## AIM OF THE EXERCISE:
Whatever the records hold, copy it exactly and completely.

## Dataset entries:
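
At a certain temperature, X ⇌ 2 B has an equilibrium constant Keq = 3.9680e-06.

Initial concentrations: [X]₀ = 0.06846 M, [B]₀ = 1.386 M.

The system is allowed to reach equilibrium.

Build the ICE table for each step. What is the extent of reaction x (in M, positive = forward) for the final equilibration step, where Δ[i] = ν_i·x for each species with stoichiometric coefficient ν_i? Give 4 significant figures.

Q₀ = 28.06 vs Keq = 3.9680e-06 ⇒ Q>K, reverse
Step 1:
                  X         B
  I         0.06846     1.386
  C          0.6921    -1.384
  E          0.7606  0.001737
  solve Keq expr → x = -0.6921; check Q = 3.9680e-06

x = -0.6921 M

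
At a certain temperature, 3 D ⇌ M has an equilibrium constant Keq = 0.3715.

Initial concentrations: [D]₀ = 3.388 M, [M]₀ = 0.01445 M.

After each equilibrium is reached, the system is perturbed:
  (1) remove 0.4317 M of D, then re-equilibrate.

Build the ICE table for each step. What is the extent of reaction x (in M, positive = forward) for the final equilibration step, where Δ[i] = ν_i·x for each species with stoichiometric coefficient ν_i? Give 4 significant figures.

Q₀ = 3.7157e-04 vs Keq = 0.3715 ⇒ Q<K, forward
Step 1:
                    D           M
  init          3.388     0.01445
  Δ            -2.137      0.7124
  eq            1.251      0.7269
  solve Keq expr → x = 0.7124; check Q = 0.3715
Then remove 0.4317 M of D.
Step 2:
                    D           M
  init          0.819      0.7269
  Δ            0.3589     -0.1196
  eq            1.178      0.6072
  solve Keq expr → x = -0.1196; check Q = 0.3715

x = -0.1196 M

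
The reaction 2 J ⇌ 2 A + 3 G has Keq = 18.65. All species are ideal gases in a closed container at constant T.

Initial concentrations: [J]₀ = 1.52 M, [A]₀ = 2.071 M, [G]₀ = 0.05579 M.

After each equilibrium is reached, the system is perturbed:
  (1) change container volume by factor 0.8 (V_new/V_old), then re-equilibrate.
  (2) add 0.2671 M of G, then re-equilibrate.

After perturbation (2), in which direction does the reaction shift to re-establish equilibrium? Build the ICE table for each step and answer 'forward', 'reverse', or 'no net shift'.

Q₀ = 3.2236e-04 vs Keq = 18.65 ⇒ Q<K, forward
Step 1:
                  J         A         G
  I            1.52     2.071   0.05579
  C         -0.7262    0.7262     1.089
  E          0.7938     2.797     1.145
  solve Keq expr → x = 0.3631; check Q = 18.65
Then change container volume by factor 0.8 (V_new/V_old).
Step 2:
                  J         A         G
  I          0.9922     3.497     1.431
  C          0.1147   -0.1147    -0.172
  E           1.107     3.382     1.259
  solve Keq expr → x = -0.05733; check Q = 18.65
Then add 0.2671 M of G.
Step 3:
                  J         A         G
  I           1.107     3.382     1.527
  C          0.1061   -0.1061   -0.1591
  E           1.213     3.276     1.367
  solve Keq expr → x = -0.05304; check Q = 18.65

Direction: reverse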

## ANSWER FOR THIS EXERCISE:
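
At a certain temperature, X ⇌ 2 B has an equilibrium constant Keq = 3.9680e-06.

Initial concentrations: [X]₀ = 0.06846 M, [B]₀ = 1.386 M.

The system is allowed to reach equilibrium.

Build the ICE table for each step. What is the extent of reaction x (in M, positive = forward) for the final equilibration step, where Δ[i] = ν_i·x for each species with stoichiometric coefficient ν_i? Give 4 significant figures.

Q₀ = 28.06 vs Keq = 3.9680e-06 ⇒ Q>K, reverse
Step 1:
                  X         B
  I         0.06846     1.386
  C          0.6921    -1.384
  E          0.7606  0.001737
  solve Keq expr → x = -0.6921; check Q = 3.9680e-06

x = -0.6921 M

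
At a certain temperature, 3 D ⇌ M has an equilibrium constant Keq = 0.3715.

Initial concentrations: [D]₀ = 3.388 M, [M]₀ = 0.01445 M.

After each equilibrium is reached, the system is perturbed:
  (1) remove 0.4317 M of D, then re-equilibrate.

Build the ICE table for each step. What is the extent of reaction x (in M, positive = forward) for the final equilibration step, where Δ[i] = ν_i·x for each species with stoichiometric coefficient ν_i? Give 4 significant figures.

Q₀ = 3.7157e-04 vs Keq = 0.3715 ⇒ Q<K, forward
Step 1:
                    D           M
  init          3.388     0.01445
  Δ            -2.137      0.7124
  eq            1.251      0.7269
  solve Keq expr → x = 0.7124; check Q = 0.3715
Then remove 0.4317 M of D.
Step 2:
                    D           M
  init          0.819      0.7269
  Δ            0.3589     -0.1196
  eq            1.178      0.6072
  solve Keq expr → x = -0.1196; check Q = 0.3715

x = -0.1196 M

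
The reaction 2 J ⇌ 2 A + 3 G has Keq = 18.65. All species are ideal gases in a closed container at constant T.

Initial concentrations: [J]₀ = 1.52 M, [A]₀ = 2.071 M, [G]₀ = 0.05579 M.

After each equilibrium is reached, the system is perturbed:
  (1) change container volume by factor 0.8 (V_new/V_old), then re-equilibrate.
  (2) add 0.2671 M of G, then re-equilibrate.

After perturbation (2), in which direction does the reaction shift to re-establish equilibrium? Build the ICE table for each step and answer 'forward', 'reverse', or 'no net shift'.

Q₀ = 3.2236e-04 vs Keq = 18.65 ⇒ Q<K, forward
Step 1:
                  J         A         G
  I            1.52     2.071   0.05579
  C         -0.7262    0.7262     1.089
  E          0.7938     2.797     1.145
  solve Keq expr → x = 0.3631; check Q = 18.65
Then change container volume by factor 0.8 (V_new/V_old).
Step 2:
                  J         A         G
  I          0.9922     3.497     1.431
  C          0.1147   -0.1147    -0.172
  E           1.107     3.382     1.259
  solve Keq expr → x = -0.05733; check Q = 18.65
Then add 0.2671 M of G.
Step 3:
                  J         A         G
  I           1.107     3.382     1.527
  C          0.1061   -0.1061   -0.1591
  E           1.213     3.276     1.367
  solve Keq expr → x = -0.05304; check Q = 18.65

Direction: reverse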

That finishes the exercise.